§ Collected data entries

▬▬▬

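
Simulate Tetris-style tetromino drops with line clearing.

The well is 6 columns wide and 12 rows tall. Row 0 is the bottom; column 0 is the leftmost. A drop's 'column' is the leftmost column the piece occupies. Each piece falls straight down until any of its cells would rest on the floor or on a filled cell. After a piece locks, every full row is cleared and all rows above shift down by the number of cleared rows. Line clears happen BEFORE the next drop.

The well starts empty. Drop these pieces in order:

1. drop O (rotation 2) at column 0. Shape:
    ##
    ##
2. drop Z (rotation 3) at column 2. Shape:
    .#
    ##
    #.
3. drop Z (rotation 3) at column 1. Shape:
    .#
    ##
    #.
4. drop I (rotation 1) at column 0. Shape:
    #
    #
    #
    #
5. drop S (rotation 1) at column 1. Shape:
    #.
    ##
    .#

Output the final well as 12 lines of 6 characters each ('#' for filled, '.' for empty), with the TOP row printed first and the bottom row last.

Drop 1: O rot2 at col 0 lands with bottom-row=0; cleared 0 line(s) (total 0); column heights now [2 2 0 0 0 0], max=2
Drop 2: Z rot3 at col 2 lands with bottom-row=0; cleared 0 line(s) (total 0); column heights now [2 2 2 3 0 0], max=3
Drop 3: Z rot3 at col 1 lands with bottom-row=2; cleared 0 line(s) (total 0); column heights now [2 4 5 3 0 0], max=5
Drop 4: I rot1 at col 0 lands with bottom-row=2; cleared 0 line(s) (total 0); column heights now [6 4 5 3 0 0], max=6
Drop 5: S rot1 at col 1 lands with bottom-row=5; cleared 0 line(s) (total 0); column heights now [6 8 7 3 0 0], max=8

Answer: ......
......
......
......
.#....
.##...
#.#...
#.#...
###...
##.#..
####..
###...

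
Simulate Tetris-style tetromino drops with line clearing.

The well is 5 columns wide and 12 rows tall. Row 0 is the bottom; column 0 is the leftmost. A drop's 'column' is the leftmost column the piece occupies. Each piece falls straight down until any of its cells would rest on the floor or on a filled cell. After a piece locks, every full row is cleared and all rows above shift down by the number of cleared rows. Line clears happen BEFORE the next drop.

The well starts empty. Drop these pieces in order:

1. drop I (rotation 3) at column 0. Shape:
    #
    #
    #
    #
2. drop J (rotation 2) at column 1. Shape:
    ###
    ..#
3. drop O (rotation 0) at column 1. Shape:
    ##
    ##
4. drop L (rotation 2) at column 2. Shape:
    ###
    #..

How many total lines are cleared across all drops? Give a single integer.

Answer: 0

Derivation:
Drop 1: I rot3 at col 0 lands with bottom-row=0; cleared 0 line(s) (total 0); column heights now [4 0 0 0 0], max=4
Drop 2: J rot2 at col 1 lands with bottom-row=0; cleared 0 line(s) (total 0); column heights now [4 2 2 2 0], max=4
Drop 3: O rot0 at col 1 lands with bottom-row=2; cleared 0 line(s) (total 0); column heights now [4 4 4 2 0], max=4
Drop 4: L rot2 at col 2 lands with bottom-row=4; cleared 0 line(s) (total 0); column heights now [4 4 6 6 6], max=6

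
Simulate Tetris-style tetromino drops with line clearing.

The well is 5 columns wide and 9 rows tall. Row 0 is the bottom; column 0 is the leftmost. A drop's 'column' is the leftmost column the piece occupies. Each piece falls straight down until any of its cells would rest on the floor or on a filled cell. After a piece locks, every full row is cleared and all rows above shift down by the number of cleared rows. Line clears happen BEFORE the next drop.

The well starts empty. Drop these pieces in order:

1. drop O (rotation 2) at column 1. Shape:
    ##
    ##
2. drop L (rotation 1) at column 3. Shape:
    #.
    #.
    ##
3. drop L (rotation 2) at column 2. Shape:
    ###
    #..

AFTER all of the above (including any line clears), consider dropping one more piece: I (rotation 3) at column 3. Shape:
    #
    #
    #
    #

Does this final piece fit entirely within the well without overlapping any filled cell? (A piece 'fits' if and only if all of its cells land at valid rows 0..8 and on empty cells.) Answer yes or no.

Drop 1: O rot2 at col 1 lands with bottom-row=0; cleared 0 line(s) (total 0); column heights now [0 2 2 0 0], max=2
Drop 2: L rot1 at col 3 lands with bottom-row=0; cleared 0 line(s) (total 0); column heights now [0 2 2 3 1], max=3
Drop 3: L rot2 at col 2 lands with bottom-row=2; cleared 0 line(s) (total 0); column heights now [0 2 4 4 4], max=4
Test piece I rot3 at col 3 (width 1): heights before test = [0 2 4 4 4]; fits = True

Answer: yes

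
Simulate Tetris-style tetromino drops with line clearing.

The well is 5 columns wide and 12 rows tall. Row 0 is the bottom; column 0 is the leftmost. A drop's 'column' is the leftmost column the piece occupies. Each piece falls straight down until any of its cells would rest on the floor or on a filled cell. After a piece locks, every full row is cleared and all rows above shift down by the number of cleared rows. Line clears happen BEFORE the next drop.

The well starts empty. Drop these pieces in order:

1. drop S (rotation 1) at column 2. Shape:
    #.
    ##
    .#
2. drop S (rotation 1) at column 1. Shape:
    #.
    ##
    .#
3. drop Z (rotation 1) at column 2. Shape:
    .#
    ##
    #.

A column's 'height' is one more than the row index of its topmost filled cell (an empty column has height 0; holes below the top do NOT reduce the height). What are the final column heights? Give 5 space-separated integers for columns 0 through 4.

Drop 1: S rot1 at col 2 lands with bottom-row=0; cleared 0 line(s) (total 0); column heights now [0 0 3 2 0], max=3
Drop 2: S rot1 at col 1 lands with bottom-row=3; cleared 0 line(s) (total 0); column heights now [0 6 5 2 0], max=6
Drop 3: Z rot1 at col 2 lands with bottom-row=5; cleared 0 line(s) (total 0); column heights now [0 6 7 8 0], max=8

Answer: 0 6 7 8 0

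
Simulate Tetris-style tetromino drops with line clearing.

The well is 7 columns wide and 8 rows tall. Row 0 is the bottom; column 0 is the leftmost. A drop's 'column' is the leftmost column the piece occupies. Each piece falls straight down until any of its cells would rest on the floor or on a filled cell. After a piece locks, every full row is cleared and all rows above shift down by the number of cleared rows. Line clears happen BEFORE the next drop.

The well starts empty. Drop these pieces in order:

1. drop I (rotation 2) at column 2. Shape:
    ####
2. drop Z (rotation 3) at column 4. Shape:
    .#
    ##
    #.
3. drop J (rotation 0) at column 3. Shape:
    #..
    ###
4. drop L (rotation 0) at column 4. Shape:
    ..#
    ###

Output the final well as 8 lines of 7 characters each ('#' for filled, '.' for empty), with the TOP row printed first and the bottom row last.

Answer: .......
......#
...####
...###.
.....#.
....##.
....#..
..####.

Derivation:
Drop 1: I rot2 at col 2 lands with bottom-row=0; cleared 0 line(s) (total 0); column heights now [0 0 1 1 1 1 0], max=1
Drop 2: Z rot3 at col 4 lands with bottom-row=1; cleared 0 line(s) (total 0); column heights now [0 0 1 1 3 4 0], max=4
Drop 3: J rot0 at col 3 lands with bottom-row=4; cleared 0 line(s) (total 0); column heights now [0 0 1 6 5 5 0], max=6
Drop 4: L rot0 at col 4 lands with bottom-row=5; cleared 0 line(s) (total 0); column heights now [0 0 1 6 6 6 7], max=7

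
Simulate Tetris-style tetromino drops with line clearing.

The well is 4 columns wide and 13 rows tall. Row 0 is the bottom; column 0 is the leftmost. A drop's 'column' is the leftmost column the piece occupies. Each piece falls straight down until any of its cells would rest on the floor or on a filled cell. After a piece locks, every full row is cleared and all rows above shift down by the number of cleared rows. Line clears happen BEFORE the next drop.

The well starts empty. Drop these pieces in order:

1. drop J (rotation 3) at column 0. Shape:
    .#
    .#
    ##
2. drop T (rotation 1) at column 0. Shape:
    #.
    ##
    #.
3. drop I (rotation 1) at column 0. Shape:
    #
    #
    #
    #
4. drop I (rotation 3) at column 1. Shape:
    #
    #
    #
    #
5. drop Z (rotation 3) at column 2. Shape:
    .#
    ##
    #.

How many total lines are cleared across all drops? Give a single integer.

Drop 1: J rot3 at col 0 lands with bottom-row=0; cleared 0 line(s) (total 0); column heights now [1 3 0 0], max=3
Drop 2: T rot1 at col 0 lands with bottom-row=2; cleared 0 line(s) (total 0); column heights now [5 4 0 0], max=5
Drop 3: I rot1 at col 0 lands with bottom-row=5; cleared 0 line(s) (total 0); column heights now [9 4 0 0], max=9
Drop 4: I rot3 at col 1 lands with bottom-row=4; cleared 0 line(s) (total 0); column heights now [9 8 0 0], max=9
Drop 5: Z rot3 at col 2 lands with bottom-row=0; cleared 0 line(s) (total 0); column heights now [9 8 2 3], max=9

Answer: 0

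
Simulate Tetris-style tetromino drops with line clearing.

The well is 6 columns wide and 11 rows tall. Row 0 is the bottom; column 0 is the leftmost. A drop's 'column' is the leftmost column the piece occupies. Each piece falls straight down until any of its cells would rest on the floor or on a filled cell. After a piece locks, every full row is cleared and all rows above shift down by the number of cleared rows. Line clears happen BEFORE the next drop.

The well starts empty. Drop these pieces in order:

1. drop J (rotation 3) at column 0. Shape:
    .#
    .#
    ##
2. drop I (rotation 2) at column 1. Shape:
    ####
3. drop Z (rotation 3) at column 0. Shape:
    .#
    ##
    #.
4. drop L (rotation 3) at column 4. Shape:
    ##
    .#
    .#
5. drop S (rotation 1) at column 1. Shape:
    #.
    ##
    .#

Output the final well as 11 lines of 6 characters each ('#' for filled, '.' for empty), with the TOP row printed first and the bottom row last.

Answer: ......
......
......
......
.#....
.##...
.##...
##..##
.#...#
.#....
##....

Derivation:
Drop 1: J rot3 at col 0 lands with bottom-row=0; cleared 0 line(s) (total 0); column heights now [1 3 0 0 0 0], max=3
Drop 2: I rot2 at col 1 lands with bottom-row=3; cleared 0 line(s) (total 0); column heights now [1 4 4 4 4 0], max=4
Drop 3: Z rot3 at col 0 lands with bottom-row=3; cleared 0 line(s) (total 0); column heights now [5 6 4 4 4 0], max=6
Drop 4: L rot3 at col 4 lands with bottom-row=2; cleared 1 line(s) (total 1); column heights now [4 5 0 0 4 4], max=5
Drop 5: S rot1 at col 1 lands with bottom-row=4; cleared 0 line(s) (total 1); column heights now [4 7 6 0 4 4], max=7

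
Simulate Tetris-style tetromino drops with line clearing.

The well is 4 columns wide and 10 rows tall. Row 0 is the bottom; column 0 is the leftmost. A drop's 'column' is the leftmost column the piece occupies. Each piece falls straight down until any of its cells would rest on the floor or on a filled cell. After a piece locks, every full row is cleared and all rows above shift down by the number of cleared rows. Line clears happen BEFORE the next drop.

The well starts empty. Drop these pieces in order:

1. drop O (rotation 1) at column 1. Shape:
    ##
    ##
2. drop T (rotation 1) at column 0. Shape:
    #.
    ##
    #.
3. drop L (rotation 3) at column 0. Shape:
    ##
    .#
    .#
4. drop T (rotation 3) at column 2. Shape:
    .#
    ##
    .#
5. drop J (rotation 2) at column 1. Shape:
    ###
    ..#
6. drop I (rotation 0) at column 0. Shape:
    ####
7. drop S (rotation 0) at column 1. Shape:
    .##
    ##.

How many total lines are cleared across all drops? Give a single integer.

Drop 1: O rot1 at col 1 lands with bottom-row=0; cleared 0 line(s) (total 0); column heights now [0 2 2 0], max=2
Drop 2: T rot1 at col 0 lands with bottom-row=1; cleared 0 line(s) (total 0); column heights now [4 3 2 0], max=4
Drop 3: L rot3 at col 0 lands with bottom-row=3; cleared 0 line(s) (total 0); column heights now [6 6 2 0], max=6
Drop 4: T rot3 at col 2 lands with bottom-row=1; cleared 2 line(s) (total 2); column heights now [4 4 1 2], max=4
Drop 5: J rot2 at col 1 lands with bottom-row=3; cleared 0 line(s) (total 2); column heights now [4 5 5 5], max=5
Drop 6: I rot0 at col 0 lands with bottom-row=5; cleared 1 line(s) (total 3); column heights now [4 5 5 5], max=5
Drop 7: S rot0 at col 1 lands with bottom-row=5; cleared 0 line(s) (total 3); column heights now [4 6 7 7], max=7

Answer: 3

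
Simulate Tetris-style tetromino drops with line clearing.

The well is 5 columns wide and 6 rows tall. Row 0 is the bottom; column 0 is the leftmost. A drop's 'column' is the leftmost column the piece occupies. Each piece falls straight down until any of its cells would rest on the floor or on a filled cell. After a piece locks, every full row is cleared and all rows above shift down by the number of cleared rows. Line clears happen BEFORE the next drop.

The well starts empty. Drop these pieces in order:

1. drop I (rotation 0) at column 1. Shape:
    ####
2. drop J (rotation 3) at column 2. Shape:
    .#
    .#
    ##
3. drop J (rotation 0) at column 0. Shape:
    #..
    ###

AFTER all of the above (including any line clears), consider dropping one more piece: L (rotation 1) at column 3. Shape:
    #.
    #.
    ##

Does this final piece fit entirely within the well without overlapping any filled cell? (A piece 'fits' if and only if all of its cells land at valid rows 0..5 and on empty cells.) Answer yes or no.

Drop 1: I rot0 at col 1 lands with bottom-row=0; cleared 0 line(s) (total 0); column heights now [0 1 1 1 1], max=1
Drop 2: J rot3 at col 2 lands with bottom-row=1; cleared 0 line(s) (total 0); column heights now [0 1 2 4 1], max=4
Drop 3: J rot0 at col 0 lands with bottom-row=2; cleared 0 line(s) (total 0); column heights now [4 3 3 4 1], max=4
Test piece L rot1 at col 3 (width 2): heights before test = [4 3 3 4 1]; fits = False

Answer: no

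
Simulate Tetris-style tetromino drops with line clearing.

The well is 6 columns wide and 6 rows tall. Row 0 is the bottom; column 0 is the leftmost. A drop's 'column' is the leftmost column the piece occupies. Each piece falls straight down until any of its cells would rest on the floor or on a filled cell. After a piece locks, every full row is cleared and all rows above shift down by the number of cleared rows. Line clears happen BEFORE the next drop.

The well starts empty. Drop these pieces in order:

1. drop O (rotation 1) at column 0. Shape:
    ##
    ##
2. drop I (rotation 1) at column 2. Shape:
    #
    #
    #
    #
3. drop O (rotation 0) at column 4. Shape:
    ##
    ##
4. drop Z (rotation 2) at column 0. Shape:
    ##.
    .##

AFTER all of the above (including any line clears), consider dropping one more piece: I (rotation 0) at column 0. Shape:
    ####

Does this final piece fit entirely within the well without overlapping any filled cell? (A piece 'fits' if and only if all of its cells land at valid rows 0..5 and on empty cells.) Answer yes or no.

Drop 1: O rot1 at col 0 lands with bottom-row=0; cleared 0 line(s) (total 0); column heights now [2 2 0 0 0 0], max=2
Drop 2: I rot1 at col 2 lands with bottom-row=0; cleared 0 line(s) (total 0); column heights now [2 2 4 0 0 0], max=4
Drop 3: O rot0 at col 4 lands with bottom-row=0; cleared 0 line(s) (total 0); column heights now [2 2 4 0 2 2], max=4
Drop 4: Z rot2 at col 0 lands with bottom-row=4; cleared 0 line(s) (total 0); column heights now [6 6 5 0 2 2], max=6
Test piece I rot0 at col 0 (width 4): heights before test = [6 6 5 0 2 2]; fits = False

Answer: no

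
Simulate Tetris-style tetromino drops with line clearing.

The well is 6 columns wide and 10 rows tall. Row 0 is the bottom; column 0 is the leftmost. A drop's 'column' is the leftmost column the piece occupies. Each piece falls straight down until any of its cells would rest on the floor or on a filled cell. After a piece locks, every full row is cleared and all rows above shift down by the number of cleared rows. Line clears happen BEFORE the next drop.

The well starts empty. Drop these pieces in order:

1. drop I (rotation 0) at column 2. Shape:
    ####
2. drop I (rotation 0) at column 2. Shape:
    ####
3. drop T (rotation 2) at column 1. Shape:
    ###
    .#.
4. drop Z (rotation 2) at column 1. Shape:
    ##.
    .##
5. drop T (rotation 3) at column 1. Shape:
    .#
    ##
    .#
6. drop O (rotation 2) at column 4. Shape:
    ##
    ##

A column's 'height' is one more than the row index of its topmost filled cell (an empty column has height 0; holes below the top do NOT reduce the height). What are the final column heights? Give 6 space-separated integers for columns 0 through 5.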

▬▬▬

§ Task goal
Please transcribe the data above without changes, from its first line to its "2. drop Z (rotation 3) at column 2." line, and leave out anything past that.

§ Exercise answer
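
Simulate Tetris-style tetromino drops with line clearing.

The well is 6 columns wide and 12 rows tall. Row 0 is the bottom; column 0 is the leftmost. A drop's 'column' is the leftmost column the piece occupies. Each piece falls straight down until any of its cells would rest on the floor or on a filled cell. After a piece locks, every full row is cleared and all rows above shift down by the number of cleared rows. Line clears happen BEFORE the next drop.

The well starts empty. Drop these pieces in order:

1. drop O (rotation 2) at column 0. Shape:
    ##
    ##
2. drop Z (rotation 3) at column 2. Shape: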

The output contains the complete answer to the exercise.